▶ Problem description
Word by word and line by line, write out all of the records.

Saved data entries

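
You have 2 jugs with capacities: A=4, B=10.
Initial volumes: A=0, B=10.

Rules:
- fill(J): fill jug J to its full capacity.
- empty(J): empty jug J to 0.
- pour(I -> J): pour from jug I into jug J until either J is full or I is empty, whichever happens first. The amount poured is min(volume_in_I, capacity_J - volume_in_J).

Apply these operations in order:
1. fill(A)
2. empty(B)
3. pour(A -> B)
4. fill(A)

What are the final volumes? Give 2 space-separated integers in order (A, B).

Answer: 4 4

Derivation:
Step 1: fill(A) -> (A=4 B=10)
Step 2: empty(B) -> (A=4 B=0)
Step 3: pour(A -> B) -> (A=0 B=4)
Step 4: fill(A) -> (A=4 B=4)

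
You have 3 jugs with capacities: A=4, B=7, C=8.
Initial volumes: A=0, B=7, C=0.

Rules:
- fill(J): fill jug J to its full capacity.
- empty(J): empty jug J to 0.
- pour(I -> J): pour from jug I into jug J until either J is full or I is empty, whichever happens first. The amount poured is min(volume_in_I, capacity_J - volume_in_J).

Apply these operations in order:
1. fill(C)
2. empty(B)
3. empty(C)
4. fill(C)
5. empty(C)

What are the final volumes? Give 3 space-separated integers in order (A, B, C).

Answer: 0 0 0

Derivation:
Step 1: fill(C) -> (A=0 B=7 C=8)
Step 2: empty(B) -> (A=0 B=0 C=8)
Step 3: empty(C) -> (A=0 B=0 C=0)
Step 4: fill(C) -> (A=0 B=0 C=8)
Step 5: empty(C) -> (A=0 B=0 C=0)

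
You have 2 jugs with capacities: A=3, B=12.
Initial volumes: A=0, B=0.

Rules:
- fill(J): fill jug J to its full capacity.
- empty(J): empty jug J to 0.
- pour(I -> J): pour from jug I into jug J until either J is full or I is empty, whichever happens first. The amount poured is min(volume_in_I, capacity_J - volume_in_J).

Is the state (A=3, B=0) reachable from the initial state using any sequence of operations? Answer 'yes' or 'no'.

Answer: yes

Derivation:
BFS from (A=0, B=0):
  1. fill(A) -> (A=3 B=0)
Target reached → yes.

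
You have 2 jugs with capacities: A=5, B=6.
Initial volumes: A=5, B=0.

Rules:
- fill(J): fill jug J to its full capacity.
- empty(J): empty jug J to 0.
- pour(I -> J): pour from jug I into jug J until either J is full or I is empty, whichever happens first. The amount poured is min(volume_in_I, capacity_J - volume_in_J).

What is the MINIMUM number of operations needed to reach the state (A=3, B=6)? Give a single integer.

Answer: 7

Derivation:
BFS from (A=5, B=0). One shortest path:
  1. pour(A -> B) -> (A=0 B=5)
  2. fill(A) -> (A=5 B=5)
  3. pour(A -> B) -> (A=4 B=6)
  4. empty(B) -> (A=4 B=0)
  5. pour(A -> B) -> (A=0 B=4)
  6. fill(A) -> (A=5 B=4)
  7. pour(A -> B) -> (A=3 B=6)
Reached target in 7 moves.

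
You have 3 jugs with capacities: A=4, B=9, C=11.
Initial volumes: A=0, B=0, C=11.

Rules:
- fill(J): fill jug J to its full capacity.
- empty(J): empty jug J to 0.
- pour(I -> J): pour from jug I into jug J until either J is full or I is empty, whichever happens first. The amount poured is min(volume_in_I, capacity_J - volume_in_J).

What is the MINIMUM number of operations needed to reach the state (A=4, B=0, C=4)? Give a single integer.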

▶ Reply to the task
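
You have 2 jugs with capacities: A=4, B=10.
Initial volumes: A=0, B=10.

Rules:
- fill(J): fill jug J to its full capacity.
- empty(J): empty jug J to 0.
- pour(I -> J): pour from jug I into jug J until either J is full or I is empty, whichever happens first. The amount poured is min(volume_in_I, capacity_J - volume_in_J).

Apply these operations in order:
1. fill(A)
2. empty(B)
3. pour(A -> B)
4. fill(A)

What are the final volumes? Give 2 space-separated integers in order (A, B).

Answer: 4 4

Derivation:
Step 1: fill(A) -> (A=4 B=10)
Step 2: empty(B) -> (A=4 B=0)
Step 3: pour(A -> B) -> (A=0 B=4)
Step 4: fill(A) -> (A=4 B=4)

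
You have 3 jugs with capacities: A=4, B=7, C=8.
Initial volumes: A=0, B=7, C=0.

Rules:
- fill(J): fill jug J to its full capacity.
- empty(J): empty jug J to 0.
- pour(I -> J): pour from jug I into jug J until either J is full or I is empty, whichever happens first. The amount poured is min(volume_in_I, capacity_J - volume_in_J).

Apply these operations in order:
1. fill(C)
2. empty(B)
3. empty(C)
4. fill(C)
5. empty(C)

What are the final volumes? Give 3 space-separated integers in order (A, B, C).

Answer: 0 0 0

Derivation:
Step 1: fill(C) -> (A=0 B=7 C=8)
Step 2: empty(B) -> (A=0 B=0 C=8)
Step 3: empty(C) -> (A=0 B=0 C=0)
Step 4: fill(C) -> (A=0 B=0 C=8)
Step 5: empty(C) -> (A=0 B=0 C=0)

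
You have 2 jugs with capacities: A=3, B=12.
Initial volumes: A=0, B=0.

Rules:
- fill(J): fill jug J to its full capacity.
- empty(J): empty jug J to 0.
- pour(I -> J): pour from jug I into jug J until either J is full or I is empty, whichever happens first. The amount poured is min(volume_in_I, capacity_J - volume_in_J).

Is the state (A=3, B=0) reachable from the initial state using any sequence of operations? Answer 'yes' or 'no'.

Answer: yes

Derivation:
BFS from (A=0, B=0):
  1. fill(A) -> (A=3 B=0)
Target reached → yes.

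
You have 2 jugs with capacities: A=5, B=6.
Initial volumes: A=5, B=0.

Rules:
- fill(J): fill jug J to its full capacity.
- empty(J): empty jug J to 0.
- pour(I -> J): pour from jug I into jug J until either J is full or I is empty, whichever happens first. The amount poured is min(volume_in_I, capacity_J - volume_in_J).

What is the MINIMUM number of operations needed to reach the state (A=3, B=6)? Give a single integer.

Answer: 7

Derivation:
BFS from (A=5, B=0). One shortest path:
  1. pour(A -> B) -> (A=0 B=5)
  2. fill(A) -> (A=5 B=5)
  3. pour(A -> B) -> (A=4 B=6)
  4. empty(B) -> (A=4 B=0)
  5. pour(A -> B) -> (A=0 B=4)
  6. fill(A) -> (A=5 B=4)
  7. pour(A -> B) -> (A=3 B=6)
Reached target in 7 moves.

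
You have 3 jugs with capacities: A=4, B=9, C=11.
Initial volumes: A=0, B=0, C=11.

Rules:
- fill(J): fill jug J to its full capacity.
- empty(J): empty jug J to 0.
- pour(I -> J): pour from jug I into jug J until either J is full or I is empty, whichever happens first. The amount poured is min(volume_in_I, capacity_J - volume_in_J).

What is the MINIMUM number of operations needed to reach the state (A=4, B=0, C=4)? Give a single integer.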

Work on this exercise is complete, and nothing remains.